WHAT IS NEEDED
Give the listing again exactly as written.

MATERIAL FOR THE TASK

- Opening Delimiter -

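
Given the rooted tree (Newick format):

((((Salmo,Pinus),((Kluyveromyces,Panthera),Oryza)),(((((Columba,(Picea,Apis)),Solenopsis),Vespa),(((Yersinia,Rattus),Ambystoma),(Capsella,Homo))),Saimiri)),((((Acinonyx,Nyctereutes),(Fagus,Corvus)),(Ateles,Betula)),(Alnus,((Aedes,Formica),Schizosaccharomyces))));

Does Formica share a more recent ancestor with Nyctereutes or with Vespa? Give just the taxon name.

The MRCA of Formica and Nyctereutes subtends ((((Acinonyx,Nyctereutes),(Fagus,Corvus)),(Ateles,Betula)),(Alnus,((Aedes,Formica),Schizosaccharomyces))) (10 taxa).
The MRCA of Formica and Vespa is the root, subtending the entire tree (26 taxa).
The first is nested inside the second, so Formica shares a more recent common ancestor with Nyctereutes.

Nyctereutes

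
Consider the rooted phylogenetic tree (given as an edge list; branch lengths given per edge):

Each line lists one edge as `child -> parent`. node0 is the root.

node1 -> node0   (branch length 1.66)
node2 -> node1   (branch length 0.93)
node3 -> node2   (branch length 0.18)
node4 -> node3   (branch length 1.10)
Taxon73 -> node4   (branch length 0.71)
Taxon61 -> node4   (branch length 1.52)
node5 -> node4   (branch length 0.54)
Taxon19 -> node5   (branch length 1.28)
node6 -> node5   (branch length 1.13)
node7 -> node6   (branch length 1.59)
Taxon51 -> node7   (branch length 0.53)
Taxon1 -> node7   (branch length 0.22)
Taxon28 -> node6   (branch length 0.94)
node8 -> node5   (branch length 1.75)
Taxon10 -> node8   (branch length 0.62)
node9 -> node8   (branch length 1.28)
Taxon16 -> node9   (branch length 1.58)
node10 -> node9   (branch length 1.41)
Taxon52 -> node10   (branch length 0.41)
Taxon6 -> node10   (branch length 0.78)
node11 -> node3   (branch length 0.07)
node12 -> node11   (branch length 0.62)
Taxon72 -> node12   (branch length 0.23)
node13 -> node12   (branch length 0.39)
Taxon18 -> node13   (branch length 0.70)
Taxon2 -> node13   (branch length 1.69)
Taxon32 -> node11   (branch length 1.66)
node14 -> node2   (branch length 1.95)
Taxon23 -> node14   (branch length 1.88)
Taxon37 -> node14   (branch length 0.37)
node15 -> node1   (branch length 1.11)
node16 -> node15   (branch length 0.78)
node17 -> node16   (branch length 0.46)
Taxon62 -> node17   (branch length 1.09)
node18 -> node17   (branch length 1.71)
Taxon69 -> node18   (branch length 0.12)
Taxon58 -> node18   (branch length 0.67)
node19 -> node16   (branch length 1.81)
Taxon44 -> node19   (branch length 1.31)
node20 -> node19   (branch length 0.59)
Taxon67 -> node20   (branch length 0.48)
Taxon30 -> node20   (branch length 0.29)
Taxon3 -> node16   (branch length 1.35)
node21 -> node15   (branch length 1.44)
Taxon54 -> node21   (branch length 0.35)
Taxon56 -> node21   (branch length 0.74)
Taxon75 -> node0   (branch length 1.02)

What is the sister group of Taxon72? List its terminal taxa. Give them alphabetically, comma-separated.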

- Closing Delimiter -

WORKED SOLUTION
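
Given the rooted tree (Newick format):

((((Salmo,Pinus),((Kluyveromyces,Panthera),Oryza)),(((((Columba,(Picea,Apis)),Solenopsis),Vespa),(((Yersinia,Rattus),Ambystoma),(Capsella,Homo))),Saimiri)),((((Acinonyx,Nyctereutes),(Fagus,Corvus)),(Ateles,Betula)),(Alnus,((Aedes,Formica),Schizosaccharomyces))));

Does Formica share a more recent ancestor with Nyctereutes or with Vespa? Give just the taxon name.

The MRCA of Formica and Nyctereutes subtends ((((Acinonyx,Nyctereutes),(Fagus,Corvus)),(Ateles,Betula)),(Alnus,((Aedes,Formica),Schizosaccharomyces))) (10 taxa).
The MRCA of Formica and Vespa is the root, subtending the entire tree (26 taxa).
The first is nested inside the second, so Formica shares a more recent common ancestor with Nyctereutes.

Nyctereutes

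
Consider the rooted phylogenetic tree (given as an edge list; branch lengths given per edge):

Each line lists one edge as `child -> parent`. node0 is the root.

node1 -> node0   (branch length 1.66)
node2 -> node1   (branch length 0.93)
node3 -> node2   (branch length 0.18)
node4 -> node3   (branch length 1.10)
Taxon73 -> node4   (branch length 0.71)
Taxon61 -> node4   (branch length 1.52)
node5 -> node4   (branch length 0.54)
Taxon19 -> node5   (branch length 1.28)
node6 -> node5   (branch length 1.13)
node7 -> node6   (branch length 1.59)
Taxon51 -> node7   (branch length 0.53)
Taxon1 -> node7   (branch length 0.22)
Taxon28 -> node6   (branch length 0.94)
node8 -> node5   (branch length 1.75)
Taxon10 -> node8   (branch length 0.62)
node9 -> node8   (branch length 1.28)
Taxon16 -> node9   (branch length 1.58)
node10 -> node9   (branch length 1.41)
Taxon52 -> node10   (branch length 0.41)
Taxon6 -> node10   (branch length 0.78)
node11 -> node3   (branch length 0.07)
node12 -> node11   (branch length 0.62)
Taxon72 -> node12   (branch length 0.23)
node13 -> node12   (branch length 0.39)
Taxon18 -> node13   (branch length 0.70)
Taxon2 -> node13   (branch length 1.69)
Taxon32 -> node11   (branch length 1.66)
node14 -> node2   (branch length 1.95)
Taxon23 -> node14   (branch length 1.88)
Taxon37 -> node14   (branch length 0.37)
node15 -> node1   (branch length 1.11)
node16 -> node15   (branch length 0.78)
node17 -> node16   (branch length 0.46)
Taxon62 -> node17   (branch length 1.09)
node18 -> node17   (branch length 1.71)
Taxon69 -> node18   (branch length 0.12)
Taxon58 -> node18   (branch length 0.67)
node19 -> node16   (branch length 1.81)
Taxon44 -> node19   (branch length 1.31)
node20 -> node19   (branch length 0.59)
Taxon67 -> node20   (branch length 0.48)
Taxon30 -> node20   (branch length 0.29)
Taxon3 -> node16   (branch length 1.35)
node21 -> node15   (branch length 1.44)
Taxon54 -> node21   (branch length 0.35)
Taxon56 -> node21   (branch length 0.74)
Taxon75 -> node0   (branch length 1.02)

What is the sister group of Taxon72? List its terminal taxa. Give them alphabetically, comma-separated.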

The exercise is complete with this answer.